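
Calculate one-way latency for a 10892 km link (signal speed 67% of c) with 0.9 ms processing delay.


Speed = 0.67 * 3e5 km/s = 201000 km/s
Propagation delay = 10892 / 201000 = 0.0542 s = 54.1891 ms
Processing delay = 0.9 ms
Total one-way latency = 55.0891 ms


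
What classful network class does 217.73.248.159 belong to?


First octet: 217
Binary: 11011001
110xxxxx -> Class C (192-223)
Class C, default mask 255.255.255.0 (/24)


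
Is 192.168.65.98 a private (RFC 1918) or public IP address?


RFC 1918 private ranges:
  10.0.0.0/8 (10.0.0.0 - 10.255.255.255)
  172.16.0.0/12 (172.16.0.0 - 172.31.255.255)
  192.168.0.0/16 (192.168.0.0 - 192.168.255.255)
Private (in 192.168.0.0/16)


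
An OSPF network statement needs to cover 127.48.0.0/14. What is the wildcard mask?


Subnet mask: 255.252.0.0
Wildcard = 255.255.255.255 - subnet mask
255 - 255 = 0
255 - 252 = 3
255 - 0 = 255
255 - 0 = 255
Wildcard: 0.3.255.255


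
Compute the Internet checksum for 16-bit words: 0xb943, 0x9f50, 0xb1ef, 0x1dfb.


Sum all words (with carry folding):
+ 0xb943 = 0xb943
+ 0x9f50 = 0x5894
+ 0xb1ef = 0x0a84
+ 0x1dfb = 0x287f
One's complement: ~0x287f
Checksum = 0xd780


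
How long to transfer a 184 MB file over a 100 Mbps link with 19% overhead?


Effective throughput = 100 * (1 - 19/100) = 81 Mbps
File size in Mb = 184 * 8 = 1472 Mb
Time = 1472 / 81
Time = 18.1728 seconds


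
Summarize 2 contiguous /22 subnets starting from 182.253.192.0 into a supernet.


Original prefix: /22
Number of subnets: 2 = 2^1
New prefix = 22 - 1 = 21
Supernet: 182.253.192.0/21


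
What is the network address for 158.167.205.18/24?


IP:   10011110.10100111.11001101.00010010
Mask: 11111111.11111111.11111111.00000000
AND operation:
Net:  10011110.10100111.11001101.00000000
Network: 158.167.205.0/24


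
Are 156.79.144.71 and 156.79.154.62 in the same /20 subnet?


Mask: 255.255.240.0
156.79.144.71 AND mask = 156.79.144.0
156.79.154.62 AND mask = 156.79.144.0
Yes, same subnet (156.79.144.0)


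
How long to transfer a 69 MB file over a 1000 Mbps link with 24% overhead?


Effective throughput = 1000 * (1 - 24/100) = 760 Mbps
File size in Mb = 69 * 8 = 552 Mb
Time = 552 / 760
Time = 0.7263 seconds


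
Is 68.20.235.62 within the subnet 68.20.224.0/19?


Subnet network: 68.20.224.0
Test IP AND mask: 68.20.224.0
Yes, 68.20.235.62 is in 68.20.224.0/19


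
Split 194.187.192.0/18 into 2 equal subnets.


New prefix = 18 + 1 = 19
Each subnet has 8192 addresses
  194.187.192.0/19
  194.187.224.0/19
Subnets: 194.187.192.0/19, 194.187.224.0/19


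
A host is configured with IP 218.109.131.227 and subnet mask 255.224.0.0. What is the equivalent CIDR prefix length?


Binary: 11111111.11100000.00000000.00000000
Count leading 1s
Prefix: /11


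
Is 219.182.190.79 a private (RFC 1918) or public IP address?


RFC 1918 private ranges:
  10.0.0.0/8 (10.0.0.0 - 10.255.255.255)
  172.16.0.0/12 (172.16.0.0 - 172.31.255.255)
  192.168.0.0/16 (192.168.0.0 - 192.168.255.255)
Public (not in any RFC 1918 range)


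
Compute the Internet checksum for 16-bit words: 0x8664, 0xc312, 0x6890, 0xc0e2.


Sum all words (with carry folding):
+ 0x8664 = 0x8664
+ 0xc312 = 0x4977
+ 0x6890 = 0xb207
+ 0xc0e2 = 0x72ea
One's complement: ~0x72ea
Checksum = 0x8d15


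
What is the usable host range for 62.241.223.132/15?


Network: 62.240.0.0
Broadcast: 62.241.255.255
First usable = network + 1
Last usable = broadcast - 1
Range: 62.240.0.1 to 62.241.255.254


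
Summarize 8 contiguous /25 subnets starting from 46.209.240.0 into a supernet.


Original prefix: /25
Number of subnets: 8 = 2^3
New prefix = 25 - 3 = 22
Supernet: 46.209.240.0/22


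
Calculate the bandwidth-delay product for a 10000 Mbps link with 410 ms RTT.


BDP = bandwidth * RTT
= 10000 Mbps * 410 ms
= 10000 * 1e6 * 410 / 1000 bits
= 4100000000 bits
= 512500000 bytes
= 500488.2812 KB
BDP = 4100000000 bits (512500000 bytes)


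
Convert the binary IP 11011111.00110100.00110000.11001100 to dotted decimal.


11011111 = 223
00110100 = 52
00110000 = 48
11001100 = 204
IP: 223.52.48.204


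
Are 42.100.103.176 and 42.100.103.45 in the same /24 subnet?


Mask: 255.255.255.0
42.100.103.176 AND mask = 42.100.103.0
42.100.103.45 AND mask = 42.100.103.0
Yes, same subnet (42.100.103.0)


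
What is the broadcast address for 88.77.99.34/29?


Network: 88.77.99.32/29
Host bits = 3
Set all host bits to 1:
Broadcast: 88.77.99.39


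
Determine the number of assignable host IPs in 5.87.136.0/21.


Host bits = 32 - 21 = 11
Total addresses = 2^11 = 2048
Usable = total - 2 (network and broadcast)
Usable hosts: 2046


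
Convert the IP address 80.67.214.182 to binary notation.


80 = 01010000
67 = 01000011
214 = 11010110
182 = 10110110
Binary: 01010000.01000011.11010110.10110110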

---

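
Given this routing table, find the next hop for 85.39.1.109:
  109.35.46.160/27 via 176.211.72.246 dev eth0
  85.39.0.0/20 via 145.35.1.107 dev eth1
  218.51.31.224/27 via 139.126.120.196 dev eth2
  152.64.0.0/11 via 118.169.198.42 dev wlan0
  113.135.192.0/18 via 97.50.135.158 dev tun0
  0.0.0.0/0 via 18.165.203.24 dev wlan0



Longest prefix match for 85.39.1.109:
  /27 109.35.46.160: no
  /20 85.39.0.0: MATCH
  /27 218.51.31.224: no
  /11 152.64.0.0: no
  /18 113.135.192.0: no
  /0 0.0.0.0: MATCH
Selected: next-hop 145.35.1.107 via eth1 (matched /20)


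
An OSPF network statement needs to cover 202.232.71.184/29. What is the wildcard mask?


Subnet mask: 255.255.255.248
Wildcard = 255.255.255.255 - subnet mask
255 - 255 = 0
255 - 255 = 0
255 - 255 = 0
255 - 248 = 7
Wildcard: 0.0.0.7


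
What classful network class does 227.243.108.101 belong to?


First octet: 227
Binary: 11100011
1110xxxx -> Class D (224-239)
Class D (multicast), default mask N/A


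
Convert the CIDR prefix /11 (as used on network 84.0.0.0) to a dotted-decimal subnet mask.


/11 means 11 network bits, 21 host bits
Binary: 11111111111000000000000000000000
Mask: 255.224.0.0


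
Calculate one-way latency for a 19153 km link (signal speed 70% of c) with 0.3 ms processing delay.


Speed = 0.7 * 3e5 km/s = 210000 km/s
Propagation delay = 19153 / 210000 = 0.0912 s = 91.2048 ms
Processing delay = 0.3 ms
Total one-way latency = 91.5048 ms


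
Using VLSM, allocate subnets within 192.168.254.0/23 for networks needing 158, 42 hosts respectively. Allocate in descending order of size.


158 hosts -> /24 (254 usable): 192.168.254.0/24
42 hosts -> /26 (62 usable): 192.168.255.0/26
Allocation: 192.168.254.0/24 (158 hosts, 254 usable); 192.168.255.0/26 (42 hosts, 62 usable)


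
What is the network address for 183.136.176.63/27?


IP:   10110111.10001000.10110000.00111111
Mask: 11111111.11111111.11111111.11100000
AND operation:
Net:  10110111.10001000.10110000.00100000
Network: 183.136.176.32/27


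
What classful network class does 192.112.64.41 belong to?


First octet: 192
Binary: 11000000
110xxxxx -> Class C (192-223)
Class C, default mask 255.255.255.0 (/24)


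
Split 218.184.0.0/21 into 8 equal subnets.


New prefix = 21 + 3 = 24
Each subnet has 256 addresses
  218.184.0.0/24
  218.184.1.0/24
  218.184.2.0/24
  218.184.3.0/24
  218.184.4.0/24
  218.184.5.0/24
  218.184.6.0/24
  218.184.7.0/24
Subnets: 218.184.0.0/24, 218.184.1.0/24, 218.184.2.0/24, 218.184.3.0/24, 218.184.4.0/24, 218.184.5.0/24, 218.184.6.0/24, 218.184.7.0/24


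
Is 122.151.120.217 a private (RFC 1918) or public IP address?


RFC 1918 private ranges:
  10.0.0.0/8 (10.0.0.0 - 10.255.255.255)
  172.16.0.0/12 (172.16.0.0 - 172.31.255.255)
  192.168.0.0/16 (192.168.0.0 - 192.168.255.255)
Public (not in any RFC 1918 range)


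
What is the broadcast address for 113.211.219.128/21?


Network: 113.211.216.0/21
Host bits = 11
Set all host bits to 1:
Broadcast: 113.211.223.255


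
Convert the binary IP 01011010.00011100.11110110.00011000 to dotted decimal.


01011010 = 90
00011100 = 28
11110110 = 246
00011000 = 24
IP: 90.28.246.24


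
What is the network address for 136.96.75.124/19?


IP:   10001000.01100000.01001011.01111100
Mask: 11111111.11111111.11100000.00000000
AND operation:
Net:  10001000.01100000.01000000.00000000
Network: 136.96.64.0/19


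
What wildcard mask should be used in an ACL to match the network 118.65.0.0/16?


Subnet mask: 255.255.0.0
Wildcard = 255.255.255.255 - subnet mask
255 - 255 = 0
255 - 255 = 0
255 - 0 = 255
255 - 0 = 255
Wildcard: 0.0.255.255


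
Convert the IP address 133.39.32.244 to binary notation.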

§ **To do**
Reproduce the lines above, beginning at the line with "Given this routing" and stopping after the line with "152.64.0.0/11 via 118.169.198.42 dev wlan0", exactly as they are.

§ **Expected answer**
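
Given this routing table, find the next hop for 85.39.1.109:
  109.35.46.160/27 via 176.211.72.246 dev eth0
  85.39.0.0/20 via 145.35.1.107 dev eth1
  218.51.31.224/27 via 139.126.120.196 dev eth2
  152.64.0.0/11 via 118.169.198.42 dev wlan0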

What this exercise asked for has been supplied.